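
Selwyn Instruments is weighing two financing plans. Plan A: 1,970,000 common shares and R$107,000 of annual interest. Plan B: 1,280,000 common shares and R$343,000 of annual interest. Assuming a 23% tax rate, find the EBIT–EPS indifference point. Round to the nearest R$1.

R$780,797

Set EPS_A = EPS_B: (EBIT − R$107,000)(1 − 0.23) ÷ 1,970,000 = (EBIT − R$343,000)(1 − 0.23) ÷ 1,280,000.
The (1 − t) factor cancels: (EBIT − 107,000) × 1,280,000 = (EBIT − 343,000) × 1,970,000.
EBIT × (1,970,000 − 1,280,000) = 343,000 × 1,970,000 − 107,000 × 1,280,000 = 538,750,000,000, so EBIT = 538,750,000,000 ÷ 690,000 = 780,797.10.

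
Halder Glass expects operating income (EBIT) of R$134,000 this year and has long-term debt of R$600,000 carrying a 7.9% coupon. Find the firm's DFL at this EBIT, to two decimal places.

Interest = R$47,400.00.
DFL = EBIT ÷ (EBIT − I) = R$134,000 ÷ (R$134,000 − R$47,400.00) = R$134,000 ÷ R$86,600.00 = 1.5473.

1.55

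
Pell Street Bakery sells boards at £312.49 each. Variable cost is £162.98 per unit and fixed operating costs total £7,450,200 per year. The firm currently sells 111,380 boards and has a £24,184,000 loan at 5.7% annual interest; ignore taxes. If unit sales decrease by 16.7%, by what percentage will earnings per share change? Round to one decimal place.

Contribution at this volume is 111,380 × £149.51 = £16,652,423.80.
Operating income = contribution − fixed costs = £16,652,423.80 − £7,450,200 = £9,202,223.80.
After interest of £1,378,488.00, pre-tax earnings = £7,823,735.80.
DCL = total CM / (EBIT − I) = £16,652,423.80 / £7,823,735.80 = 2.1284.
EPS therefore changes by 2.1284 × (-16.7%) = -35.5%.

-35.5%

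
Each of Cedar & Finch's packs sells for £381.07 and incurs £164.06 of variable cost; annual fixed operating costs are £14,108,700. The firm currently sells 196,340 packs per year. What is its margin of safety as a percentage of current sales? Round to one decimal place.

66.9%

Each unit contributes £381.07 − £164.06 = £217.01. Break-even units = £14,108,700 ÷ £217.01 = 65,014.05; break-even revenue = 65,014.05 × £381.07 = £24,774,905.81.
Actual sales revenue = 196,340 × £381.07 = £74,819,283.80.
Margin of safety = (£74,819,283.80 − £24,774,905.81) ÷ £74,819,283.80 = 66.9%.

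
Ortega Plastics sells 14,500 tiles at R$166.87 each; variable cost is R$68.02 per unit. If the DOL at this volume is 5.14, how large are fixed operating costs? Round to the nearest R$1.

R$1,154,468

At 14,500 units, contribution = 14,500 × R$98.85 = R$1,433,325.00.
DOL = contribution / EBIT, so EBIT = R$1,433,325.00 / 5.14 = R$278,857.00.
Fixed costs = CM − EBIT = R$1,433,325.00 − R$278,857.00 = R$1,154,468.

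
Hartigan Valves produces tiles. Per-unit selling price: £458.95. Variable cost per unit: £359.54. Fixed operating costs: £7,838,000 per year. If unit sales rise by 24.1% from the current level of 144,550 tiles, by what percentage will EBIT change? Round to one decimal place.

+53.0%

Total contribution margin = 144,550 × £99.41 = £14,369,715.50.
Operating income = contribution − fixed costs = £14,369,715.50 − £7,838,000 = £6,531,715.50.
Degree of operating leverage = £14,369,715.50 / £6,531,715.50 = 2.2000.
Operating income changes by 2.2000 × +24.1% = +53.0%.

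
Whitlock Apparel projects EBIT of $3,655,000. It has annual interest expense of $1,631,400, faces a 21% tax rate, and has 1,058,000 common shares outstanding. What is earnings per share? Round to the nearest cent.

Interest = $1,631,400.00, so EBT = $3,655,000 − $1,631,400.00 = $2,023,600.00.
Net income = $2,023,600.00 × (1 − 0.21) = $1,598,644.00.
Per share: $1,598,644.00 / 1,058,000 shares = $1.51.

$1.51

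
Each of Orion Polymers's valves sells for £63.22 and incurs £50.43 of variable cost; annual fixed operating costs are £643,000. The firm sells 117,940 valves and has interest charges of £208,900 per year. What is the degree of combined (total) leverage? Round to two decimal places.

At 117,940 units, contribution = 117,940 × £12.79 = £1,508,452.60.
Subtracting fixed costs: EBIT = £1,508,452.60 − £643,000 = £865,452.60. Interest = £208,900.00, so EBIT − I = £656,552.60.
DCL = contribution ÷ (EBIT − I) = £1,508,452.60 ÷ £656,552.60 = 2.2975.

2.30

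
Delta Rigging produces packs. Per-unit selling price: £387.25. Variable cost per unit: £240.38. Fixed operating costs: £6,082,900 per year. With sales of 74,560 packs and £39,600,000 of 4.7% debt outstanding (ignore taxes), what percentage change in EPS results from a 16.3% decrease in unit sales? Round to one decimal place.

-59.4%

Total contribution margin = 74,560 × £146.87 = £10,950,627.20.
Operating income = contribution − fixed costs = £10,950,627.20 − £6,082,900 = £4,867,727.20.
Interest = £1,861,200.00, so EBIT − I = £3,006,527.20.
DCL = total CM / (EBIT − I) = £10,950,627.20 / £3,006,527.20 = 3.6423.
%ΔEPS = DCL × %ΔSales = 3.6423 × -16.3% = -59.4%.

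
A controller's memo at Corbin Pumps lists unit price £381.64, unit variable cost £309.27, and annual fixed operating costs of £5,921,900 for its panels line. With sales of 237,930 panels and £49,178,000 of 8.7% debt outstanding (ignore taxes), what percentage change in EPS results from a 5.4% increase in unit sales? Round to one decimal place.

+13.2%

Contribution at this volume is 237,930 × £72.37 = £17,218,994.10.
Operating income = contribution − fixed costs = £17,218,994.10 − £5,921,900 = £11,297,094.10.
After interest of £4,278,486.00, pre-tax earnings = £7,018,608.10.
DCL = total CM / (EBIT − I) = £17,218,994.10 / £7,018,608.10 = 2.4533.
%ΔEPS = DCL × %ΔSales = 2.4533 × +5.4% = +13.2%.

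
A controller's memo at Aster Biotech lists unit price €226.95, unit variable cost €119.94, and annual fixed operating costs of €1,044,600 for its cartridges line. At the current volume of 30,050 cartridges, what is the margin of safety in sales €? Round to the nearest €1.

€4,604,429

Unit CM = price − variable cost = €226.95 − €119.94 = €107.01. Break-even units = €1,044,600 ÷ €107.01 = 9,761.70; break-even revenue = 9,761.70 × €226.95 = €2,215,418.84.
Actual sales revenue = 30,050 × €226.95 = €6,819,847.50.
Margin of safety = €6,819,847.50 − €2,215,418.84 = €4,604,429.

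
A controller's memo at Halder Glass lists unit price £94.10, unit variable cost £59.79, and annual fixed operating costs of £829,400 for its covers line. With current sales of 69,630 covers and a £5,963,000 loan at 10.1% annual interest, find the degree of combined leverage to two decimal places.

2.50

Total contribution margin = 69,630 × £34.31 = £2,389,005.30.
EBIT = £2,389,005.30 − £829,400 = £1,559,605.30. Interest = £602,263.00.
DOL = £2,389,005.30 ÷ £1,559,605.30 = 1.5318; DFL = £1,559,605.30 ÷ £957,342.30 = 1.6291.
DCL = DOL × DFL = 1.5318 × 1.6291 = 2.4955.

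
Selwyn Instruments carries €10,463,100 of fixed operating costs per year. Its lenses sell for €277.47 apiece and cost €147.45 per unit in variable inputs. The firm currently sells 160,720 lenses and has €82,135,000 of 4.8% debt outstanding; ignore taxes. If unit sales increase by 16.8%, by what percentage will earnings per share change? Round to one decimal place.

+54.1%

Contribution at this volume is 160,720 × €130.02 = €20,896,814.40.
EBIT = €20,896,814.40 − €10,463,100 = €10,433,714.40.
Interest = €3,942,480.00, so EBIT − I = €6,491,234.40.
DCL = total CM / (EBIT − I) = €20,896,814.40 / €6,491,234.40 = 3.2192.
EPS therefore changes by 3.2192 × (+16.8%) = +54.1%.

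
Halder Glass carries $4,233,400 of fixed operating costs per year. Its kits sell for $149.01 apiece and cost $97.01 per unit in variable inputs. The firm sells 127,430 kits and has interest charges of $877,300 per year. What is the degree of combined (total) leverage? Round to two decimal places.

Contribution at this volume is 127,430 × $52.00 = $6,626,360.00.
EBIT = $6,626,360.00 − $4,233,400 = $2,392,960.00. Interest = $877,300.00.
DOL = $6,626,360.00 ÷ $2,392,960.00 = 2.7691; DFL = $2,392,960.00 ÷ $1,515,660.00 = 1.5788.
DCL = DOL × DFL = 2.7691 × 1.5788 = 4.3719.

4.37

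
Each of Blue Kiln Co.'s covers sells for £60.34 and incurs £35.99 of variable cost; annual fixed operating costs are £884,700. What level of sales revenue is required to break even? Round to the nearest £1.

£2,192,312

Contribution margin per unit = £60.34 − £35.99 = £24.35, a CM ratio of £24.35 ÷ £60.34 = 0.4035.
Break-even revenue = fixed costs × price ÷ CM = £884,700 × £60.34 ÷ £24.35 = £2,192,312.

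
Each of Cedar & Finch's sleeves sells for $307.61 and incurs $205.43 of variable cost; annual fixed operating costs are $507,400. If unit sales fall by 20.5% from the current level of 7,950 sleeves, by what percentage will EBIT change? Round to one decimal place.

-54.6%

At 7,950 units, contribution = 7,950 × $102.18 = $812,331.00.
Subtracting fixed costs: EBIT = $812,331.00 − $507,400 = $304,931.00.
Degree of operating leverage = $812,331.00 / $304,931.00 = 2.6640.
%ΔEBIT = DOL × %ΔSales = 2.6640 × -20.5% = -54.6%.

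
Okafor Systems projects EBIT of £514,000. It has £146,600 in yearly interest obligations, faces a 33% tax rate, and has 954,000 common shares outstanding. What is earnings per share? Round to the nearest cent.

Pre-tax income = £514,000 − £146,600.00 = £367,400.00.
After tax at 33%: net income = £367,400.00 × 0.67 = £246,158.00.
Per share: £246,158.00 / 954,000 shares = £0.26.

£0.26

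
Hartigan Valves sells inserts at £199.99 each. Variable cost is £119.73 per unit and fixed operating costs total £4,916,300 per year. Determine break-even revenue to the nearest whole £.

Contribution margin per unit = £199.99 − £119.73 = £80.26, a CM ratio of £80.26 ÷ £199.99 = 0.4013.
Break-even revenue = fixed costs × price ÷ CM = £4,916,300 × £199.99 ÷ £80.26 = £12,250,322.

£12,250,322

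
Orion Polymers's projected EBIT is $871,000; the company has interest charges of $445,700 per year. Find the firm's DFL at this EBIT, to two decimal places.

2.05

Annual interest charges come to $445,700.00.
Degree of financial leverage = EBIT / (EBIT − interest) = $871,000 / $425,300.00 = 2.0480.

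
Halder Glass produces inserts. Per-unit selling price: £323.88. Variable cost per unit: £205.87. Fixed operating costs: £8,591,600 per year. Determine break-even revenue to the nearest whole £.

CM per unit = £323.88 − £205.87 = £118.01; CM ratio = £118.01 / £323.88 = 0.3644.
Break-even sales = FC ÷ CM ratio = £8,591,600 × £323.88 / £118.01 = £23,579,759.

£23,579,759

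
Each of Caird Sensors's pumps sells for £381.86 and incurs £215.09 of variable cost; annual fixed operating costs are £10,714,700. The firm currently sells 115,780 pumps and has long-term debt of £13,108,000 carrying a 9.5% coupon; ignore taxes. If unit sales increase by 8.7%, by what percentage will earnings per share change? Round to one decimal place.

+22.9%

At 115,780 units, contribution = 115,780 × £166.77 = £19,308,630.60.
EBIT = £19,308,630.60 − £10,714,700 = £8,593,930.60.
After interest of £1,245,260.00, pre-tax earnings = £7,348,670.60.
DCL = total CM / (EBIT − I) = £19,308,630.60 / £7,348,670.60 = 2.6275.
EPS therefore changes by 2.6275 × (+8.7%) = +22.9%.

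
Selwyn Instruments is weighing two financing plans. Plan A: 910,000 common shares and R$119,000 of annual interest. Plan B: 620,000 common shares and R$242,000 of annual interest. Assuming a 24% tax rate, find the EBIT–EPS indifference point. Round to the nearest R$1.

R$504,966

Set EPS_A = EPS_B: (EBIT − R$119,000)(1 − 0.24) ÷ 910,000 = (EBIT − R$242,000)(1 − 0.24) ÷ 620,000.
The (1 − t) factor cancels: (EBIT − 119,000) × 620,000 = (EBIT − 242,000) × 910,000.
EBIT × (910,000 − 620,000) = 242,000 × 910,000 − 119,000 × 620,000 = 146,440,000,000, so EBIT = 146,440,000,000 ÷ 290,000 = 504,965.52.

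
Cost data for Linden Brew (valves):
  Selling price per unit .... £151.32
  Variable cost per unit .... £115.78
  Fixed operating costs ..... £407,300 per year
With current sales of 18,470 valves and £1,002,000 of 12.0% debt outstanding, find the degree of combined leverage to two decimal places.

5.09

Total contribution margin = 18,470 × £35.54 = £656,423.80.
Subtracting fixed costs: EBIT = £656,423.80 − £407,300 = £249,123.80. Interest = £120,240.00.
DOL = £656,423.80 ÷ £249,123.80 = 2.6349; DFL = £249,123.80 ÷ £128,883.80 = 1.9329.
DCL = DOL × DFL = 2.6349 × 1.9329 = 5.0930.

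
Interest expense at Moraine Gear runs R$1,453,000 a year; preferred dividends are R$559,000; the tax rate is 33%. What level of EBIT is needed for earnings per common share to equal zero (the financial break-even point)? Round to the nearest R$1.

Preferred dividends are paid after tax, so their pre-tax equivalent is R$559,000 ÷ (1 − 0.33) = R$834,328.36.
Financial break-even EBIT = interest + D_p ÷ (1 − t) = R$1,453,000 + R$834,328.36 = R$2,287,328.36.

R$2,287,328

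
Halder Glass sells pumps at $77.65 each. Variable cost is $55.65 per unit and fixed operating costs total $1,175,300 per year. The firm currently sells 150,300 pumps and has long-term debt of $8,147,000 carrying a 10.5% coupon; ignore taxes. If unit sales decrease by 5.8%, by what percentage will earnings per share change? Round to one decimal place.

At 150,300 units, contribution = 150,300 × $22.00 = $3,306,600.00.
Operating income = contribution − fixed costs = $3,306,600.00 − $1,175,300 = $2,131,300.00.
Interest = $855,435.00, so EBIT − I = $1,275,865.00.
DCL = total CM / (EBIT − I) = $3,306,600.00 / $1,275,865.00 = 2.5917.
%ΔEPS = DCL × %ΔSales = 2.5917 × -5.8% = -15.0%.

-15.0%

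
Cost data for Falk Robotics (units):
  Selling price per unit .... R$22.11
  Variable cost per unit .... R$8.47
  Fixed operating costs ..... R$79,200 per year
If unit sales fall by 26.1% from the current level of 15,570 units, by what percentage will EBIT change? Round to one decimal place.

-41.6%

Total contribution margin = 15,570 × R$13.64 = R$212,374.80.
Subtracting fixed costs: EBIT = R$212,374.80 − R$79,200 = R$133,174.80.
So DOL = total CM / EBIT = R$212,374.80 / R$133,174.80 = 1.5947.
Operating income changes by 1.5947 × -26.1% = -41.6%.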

*Task prompt*.
Where in the listing does the string "data" appear? Copy every line that has it.

*Output below*.
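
Cost data for Linden Brew (valves):
Cost data for Falk Robotics (units):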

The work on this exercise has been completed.